What is being asked
Restate every entry word for word.

**** Record set

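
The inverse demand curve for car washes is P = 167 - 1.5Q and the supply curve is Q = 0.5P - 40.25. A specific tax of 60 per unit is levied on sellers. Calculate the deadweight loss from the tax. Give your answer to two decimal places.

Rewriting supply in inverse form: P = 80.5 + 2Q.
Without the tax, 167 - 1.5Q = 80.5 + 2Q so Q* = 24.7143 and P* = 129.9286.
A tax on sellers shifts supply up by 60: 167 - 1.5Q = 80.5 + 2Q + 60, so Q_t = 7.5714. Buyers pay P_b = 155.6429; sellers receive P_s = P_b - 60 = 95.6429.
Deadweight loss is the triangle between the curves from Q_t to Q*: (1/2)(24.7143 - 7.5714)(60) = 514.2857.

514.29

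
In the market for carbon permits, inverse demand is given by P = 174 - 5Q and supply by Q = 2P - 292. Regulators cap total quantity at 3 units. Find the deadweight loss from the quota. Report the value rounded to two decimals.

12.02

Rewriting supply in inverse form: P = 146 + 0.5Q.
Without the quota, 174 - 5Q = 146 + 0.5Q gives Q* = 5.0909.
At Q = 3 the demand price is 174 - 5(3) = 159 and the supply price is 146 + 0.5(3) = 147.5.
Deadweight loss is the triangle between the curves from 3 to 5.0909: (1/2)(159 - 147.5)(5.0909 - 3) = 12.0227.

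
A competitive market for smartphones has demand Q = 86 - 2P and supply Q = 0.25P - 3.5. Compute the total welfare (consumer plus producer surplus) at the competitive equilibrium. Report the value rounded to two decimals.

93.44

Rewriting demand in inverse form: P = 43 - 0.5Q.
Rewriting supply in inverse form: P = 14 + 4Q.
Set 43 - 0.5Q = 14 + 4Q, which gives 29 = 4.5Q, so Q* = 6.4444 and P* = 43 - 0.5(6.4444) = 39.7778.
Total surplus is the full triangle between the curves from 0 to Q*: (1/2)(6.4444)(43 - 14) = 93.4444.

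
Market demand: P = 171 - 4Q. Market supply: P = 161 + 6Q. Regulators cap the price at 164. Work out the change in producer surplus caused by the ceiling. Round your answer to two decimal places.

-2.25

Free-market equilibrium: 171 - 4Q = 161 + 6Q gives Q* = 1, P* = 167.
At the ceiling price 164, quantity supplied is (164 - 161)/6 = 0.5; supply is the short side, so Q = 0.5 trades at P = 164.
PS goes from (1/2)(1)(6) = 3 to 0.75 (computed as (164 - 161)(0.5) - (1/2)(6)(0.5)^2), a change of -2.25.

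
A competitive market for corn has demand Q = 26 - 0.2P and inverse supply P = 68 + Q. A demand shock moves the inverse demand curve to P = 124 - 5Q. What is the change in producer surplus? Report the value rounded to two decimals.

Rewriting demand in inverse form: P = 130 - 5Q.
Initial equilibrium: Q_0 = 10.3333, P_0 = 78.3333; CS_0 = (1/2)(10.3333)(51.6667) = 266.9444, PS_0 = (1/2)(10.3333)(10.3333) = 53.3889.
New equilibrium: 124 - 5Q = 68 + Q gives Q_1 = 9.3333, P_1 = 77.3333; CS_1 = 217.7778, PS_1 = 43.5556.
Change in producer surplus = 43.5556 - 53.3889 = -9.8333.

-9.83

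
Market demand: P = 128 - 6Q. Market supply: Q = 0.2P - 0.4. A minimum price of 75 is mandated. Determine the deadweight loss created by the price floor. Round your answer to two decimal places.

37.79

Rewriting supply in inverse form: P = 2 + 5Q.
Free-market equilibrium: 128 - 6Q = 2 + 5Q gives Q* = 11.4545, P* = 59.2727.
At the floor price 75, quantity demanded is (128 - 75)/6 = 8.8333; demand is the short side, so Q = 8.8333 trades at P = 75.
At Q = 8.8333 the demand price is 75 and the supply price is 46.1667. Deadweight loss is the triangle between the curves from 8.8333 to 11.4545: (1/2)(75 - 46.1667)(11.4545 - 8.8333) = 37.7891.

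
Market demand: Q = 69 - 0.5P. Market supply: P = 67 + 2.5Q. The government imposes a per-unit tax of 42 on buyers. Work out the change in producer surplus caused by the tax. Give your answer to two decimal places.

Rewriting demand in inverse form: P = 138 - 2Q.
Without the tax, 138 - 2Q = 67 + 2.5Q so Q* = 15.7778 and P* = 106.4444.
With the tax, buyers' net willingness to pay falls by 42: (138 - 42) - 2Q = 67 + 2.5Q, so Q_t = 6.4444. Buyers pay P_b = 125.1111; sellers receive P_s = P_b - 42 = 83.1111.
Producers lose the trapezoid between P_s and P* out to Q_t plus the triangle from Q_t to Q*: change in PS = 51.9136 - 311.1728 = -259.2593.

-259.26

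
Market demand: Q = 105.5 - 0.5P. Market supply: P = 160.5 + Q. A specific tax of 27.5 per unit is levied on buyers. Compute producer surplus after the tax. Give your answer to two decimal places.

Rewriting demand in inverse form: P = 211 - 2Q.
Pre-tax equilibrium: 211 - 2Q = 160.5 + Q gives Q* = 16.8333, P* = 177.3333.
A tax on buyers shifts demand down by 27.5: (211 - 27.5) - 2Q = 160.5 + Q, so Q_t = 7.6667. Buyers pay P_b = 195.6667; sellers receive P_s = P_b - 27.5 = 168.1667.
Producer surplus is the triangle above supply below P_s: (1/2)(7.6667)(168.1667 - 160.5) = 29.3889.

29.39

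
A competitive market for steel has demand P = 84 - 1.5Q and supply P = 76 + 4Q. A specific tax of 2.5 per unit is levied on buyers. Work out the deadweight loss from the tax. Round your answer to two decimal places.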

********

Expected answer
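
The inverse demand curve for car washes is P = 167 - 1.5Q and the supply curve is Q = 0.5P - 40.25. A specific tax of 60 per unit is levied on sellers. Calculate the deadweight loss from the tax. Give your answer to two decimal places.

Rewriting supply in inverse form: P = 80.5 + 2Q.
Without the tax, 167 - 1.5Q = 80.5 + 2Q so Q* = 24.7143 and P* = 129.9286.
A tax on sellers shifts supply up by 60: 167 - 1.5Q = 80.5 + 2Q + 60, so Q_t = 7.5714. Buyers pay P_b = 155.6429; sellers receive P_s = P_b - 60 = 95.6429.
Deadweight loss is the triangle between the curves from Q_t to Q*: (1/2)(24.7143 - 7.5714)(60) = 514.2857.

514.29

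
In the market for carbon permits, inverse demand is given by P = 174 - 5Q and supply by Q = 2P - 292. Regulators cap total quantity at 3 units. Find the deadweight loss from the quota. Report the value rounded to two decimals.

12.02

Rewriting supply in inverse form: P = 146 + 0.5Q.
Without the quota, 174 - 5Q = 146 + 0.5Q gives Q* = 5.0909.
At Q = 3 the demand price is 174 - 5(3) = 159 and the supply price is 146 + 0.5(3) = 147.5.
Deadweight loss is the triangle between the curves from 3 to 5.0909: (1/2)(159 - 147.5)(5.0909 - 3) = 12.0227.

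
A competitive market for smartphones has demand Q = 86 - 2P and supply Q = 0.25P - 3.5. Compute the total welfare (consumer plus producer surplus) at the competitive equilibrium. Report the value rounded to two decimals.

93.44

Rewriting demand in inverse form: P = 43 - 0.5Q.
Rewriting supply in inverse form: P = 14 + 4Q.
Set 43 - 0.5Q = 14 + 4Q, which gives 29 = 4.5Q, so Q* = 6.4444 and P* = 43 - 0.5(6.4444) = 39.7778.
Total surplus is the full triangle between the curves from 0 to Q*: (1/2)(6.4444)(43 - 14) = 93.4444.

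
Market demand: P = 171 - 4Q. Market supply: P = 161 + 6Q. Regulators cap the price at 164. Work out the change in producer surplus caused by the ceiling. Round your answer to two decimal places.

-2.25

Free-market equilibrium: 171 - 4Q = 161 + 6Q gives Q* = 1, P* = 167.
At the ceiling price 164, quantity supplied is (164 - 161)/6 = 0.5; supply is the short side, so Q = 0.5 trades at P = 164.
PS goes from (1/2)(1)(6) = 3 to 0.75 (computed as (164 - 161)(0.5) - (1/2)(6)(0.5)^2), a change of -2.25.

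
A competitive market for corn has demand Q = 26 - 0.2P and inverse supply P = 68 + Q. A demand shock moves the inverse demand curve to P = 124 - 5Q. What is the change in producer surplus? Report the value rounded to two decimals.

Rewriting demand in inverse form: P = 130 - 5Q.
Initial equilibrium: Q_0 = 10.3333, P_0 = 78.3333; CS_0 = (1/2)(10.3333)(51.6667) = 266.9444, PS_0 = (1/2)(10.3333)(10.3333) = 53.3889.
New equilibrium: 124 - 5Q = 68 + Q gives Q_1 = 9.3333, P_1 = 77.3333; CS_1 = 217.7778, PS_1 = 43.5556.
Change in producer surplus = 43.5556 - 53.3889 = -9.8333.

-9.83

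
Market demand: P = 128 - 6Q. Market supply: Q = 0.2P - 0.4. A minimum price of 75 is mandated. Determine the deadweight loss created by the price floor. Round your answer to two decimal places.

37.79

Rewriting supply in inverse form: P = 2 + 5Q.
Free-market equilibrium: 128 - 6Q = 2 + 5Q gives Q* = 11.4545, P* = 59.2727.
At the floor price 75, quantity demanded is (128 - 75)/6 = 8.8333; demand is the short side, so Q = 8.8333 trades at P = 75.
At Q = 8.8333 the demand price is 75 and the supply price is 46.1667. Deadweight loss is the triangle between the curves from 8.8333 to 11.4545: (1/2)(75 - 46.1667)(11.4545 - 8.8333) = 37.7891.

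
Market demand: Q = 69 - 0.5P. Market supply: P = 67 + 2.5Q. The government imposes a per-unit tax of 42 on buyers. Work out the change in producer surplus caused by the tax. Give your answer to two decimal places.

Rewriting demand in inverse form: P = 138 - 2Q.
Without the tax, 138 - 2Q = 67 + 2.5Q so Q* = 15.7778 and P* = 106.4444.
With the tax, buyers' net willingness to pay falls by 42: (138 - 42) - 2Q = 67 + 2.5Q, so Q_t = 6.4444. Buyers pay P_b = 125.1111; sellers receive P_s = P_b - 42 = 83.1111.
Producers lose the trapezoid between P_s and P* out to Q_t plus the triangle from Q_t to Q*: change in PS = 51.9136 - 311.1728 = -259.2593.

-259.26

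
Market demand: Q = 105.5 - 0.5P. Market supply: P = 160.5 + Q. A specific tax of 27.5 per unit is levied on buyers. Compute producer surplus after the tax. Give your answer to two decimal places.

Rewriting demand in inverse form: P = 211 - 2Q.
Pre-tax equilibrium: 211 - 2Q = 160.5 + Q gives Q* = 16.8333, P* = 177.3333.
A tax on buyers shifts demand down by 27.5: (211 - 27.5) - 2Q = 160.5 + Q, so Q_t = 7.6667. Buyers pay P_b = 195.6667; sellers receive P_s = P_b - 27.5 = 168.1667.
Producer surplus is the triangle above supply below P_s: (1/2)(7.6667)(168.1667 - 160.5) = 29.3889.

29.39

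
A competitive market for steel has demand P = 84 - 1.5Q and supply P = 76 + 4Q. A specific tax of 2.5 per unit is levied on buyers. Work out the deadweight loss from the tax. Round your answer to two decimal places.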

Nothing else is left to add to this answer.